*What to do*
Please reproduce the line containing "What tokens does" and every line after it in the records below, exactly and with nothing else.

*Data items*

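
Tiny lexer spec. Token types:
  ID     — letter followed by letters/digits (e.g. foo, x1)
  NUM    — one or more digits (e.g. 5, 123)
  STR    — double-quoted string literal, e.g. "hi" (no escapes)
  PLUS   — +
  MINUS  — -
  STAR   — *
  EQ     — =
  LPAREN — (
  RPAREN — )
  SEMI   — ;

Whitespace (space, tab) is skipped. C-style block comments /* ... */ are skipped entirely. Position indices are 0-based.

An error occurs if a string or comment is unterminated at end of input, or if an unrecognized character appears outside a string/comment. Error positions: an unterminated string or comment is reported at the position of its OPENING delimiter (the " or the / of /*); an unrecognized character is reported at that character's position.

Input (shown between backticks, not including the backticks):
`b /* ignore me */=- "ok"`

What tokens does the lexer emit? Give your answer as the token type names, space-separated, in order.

Answer: ID EQ MINUS STR

Derivation:
pos=0: emit ID 'b' (now at pos=1)
pos=2: enter COMMENT mode (saw '/*')
exit COMMENT mode (now at pos=17)
pos=17: emit EQ '='
pos=18: emit MINUS '-'
pos=20: enter STRING mode
pos=20: emit STR "ok" (now at pos=24)
DONE. 4 tokens: [ID, EQ, MINUS, STR]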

*Output of the exercise*
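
What tokens does the lexer emit? Give your answer as the token type names, space-separated, in order.

Answer: ID EQ MINUS STR

Derivation:
pos=0: emit ID 'b' (now at pos=1)
pos=2: enter COMMENT mode (saw '/*')
exit COMMENT mode (now at pos=17)
pos=17: emit EQ '='
pos=18: emit MINUS '-'
pos=20: enter STRING mode
pos=20: emit STR "ok" (now at pos=24)
DONE. 4 tokens: [ID, EQ, MINUS, STR]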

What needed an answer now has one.